Each entry below has to be written out again without any change.
################
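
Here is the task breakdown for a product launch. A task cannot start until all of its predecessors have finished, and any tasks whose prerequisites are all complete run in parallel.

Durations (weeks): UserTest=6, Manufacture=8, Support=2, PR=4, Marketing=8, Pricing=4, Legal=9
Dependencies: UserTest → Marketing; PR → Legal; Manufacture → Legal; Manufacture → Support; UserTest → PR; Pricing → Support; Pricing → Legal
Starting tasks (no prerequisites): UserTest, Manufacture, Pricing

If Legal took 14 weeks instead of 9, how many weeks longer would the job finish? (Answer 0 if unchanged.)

The binding path is UserTest→PR→Legal = 6+4+9 = 19; finish at 19 weeks.
Since Legal is critical, the +5 change carries straight to that chain (now 24 weeks).
That remains the longest chain; total 24 weeks.
Change in finish: 24 − 19 = +5 weeks.

5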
################
§ RESPONSE AREA:
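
Here is the task breakdown for a product launch. A task cannot start until all of its predecessors have finished, and any tasks whose prerequisites are all complete run in parallel.

Durations (weeks): UserTest=6, Manufacture=8, Support=2, PR=4, Marketing=8, Pricing=4, Legal=9
Dependencies: UserTest → Marketing; PR → Legal; Manufacture → Legal; Manufacture → Support; UserTest → PR; Pricing → Support; Pricing → Legal
Starting tasks (no prerequisites): UserTest, Manufacture, Pricing

If Legal took 14 weeks instead of 9, how many weeks longer would the job finish? (Answer 0 if unchanged.)

The binding path is UserTest→PR→Legal = 6+4+9 = 19; finish at 19 weeks.
Since Legal is critical, the +5 change carries straight to that chain (now 24 weeks).
That remains the longest chain; total 24 weeks.
Change in finish: 24 − 19 = +5 weeks.

5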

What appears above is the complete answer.